[Stored records]

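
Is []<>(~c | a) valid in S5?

Tableau for the negation ~[]<>(~c | a):
1. ~[]<>(~c | a), w0
2. ~<>(~c | a), w1
3. ~(~c | a), w0
4. c, w0
5. ~a, w0
6. ~(~c | a), w1
7. c, w1
8. ~a, w1
Accessibility: w0Rw0, w0Rw1, w1Rw0, w1Rw1
The negation has an open branch (countermodel exists).

Not valid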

● HOW TO COMPLETE THIS TASK
In full and without alteration, copy the entries.

● SOLUTION TO THE PROBLEM
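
Is []<>(~c | a) valid in S5?

Tableau for the negation ~[]<>(~c | a):
1. ~[]<>(~c | a), w0
2. ~<>(~c | a), w1
3. ~(~c | a), w0
4. c, w0
5. ~a, w0
6. ~(~c | a), w1
7. c, w1
8. ~a, w1
Accessibility: w0Rw0, w0Rw1, w1Rw0, w1Rw1
The negation has an open branch (countermodel exists).

Not valid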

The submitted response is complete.